TASK GOAL →
Every entry below must be transcribed exactly, with no line missing.

SOURCE RECORDS →
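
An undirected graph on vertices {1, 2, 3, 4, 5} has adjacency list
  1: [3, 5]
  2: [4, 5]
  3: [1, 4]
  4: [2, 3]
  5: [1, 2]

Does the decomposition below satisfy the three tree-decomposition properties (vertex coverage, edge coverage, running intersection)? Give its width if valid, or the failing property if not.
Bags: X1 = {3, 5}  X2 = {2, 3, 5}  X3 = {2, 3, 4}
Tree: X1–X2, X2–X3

No — vertex 1 appears in no bag.

A tree decomposition must satisfy three properties: every vertex lies in some bag; for every edge, both endpoints lie together in some bag; and for every vertex, the bags containing it form a connected subtree. Here vertex 1 appears in no bag, so the decomposition is invalid.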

OUTPUT FOR THIS TASK →
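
An undirected graph on vertices {1, 2, 3, 4, 5} has adjacency list
  1: [3, 5]
  2: [4, 5]
  3: [1, 4]
  4: [2, 3]
  5: [1, 2]

Does the decomposition below satisfy the three tree-decomposition properties (vertex coverage, edge coverage, running intersection)? Give its width if valid, or the failing property if not.
Bags: X1 = {3, 5}  X2 = {2, 3, 5}  X3 = {2, 3, 4}
Tree: X1–X2, X2–X3

No — vertex 1 appears in no bag.

A tree decomposition must satisfy three properties: every vertex lies in some bag; for every edge, both endpoints lie together in some bag; and for every vertex, the bags containing it form a connected subtree. Here vertex 1 appears in no bag, so the decomposition is invalid.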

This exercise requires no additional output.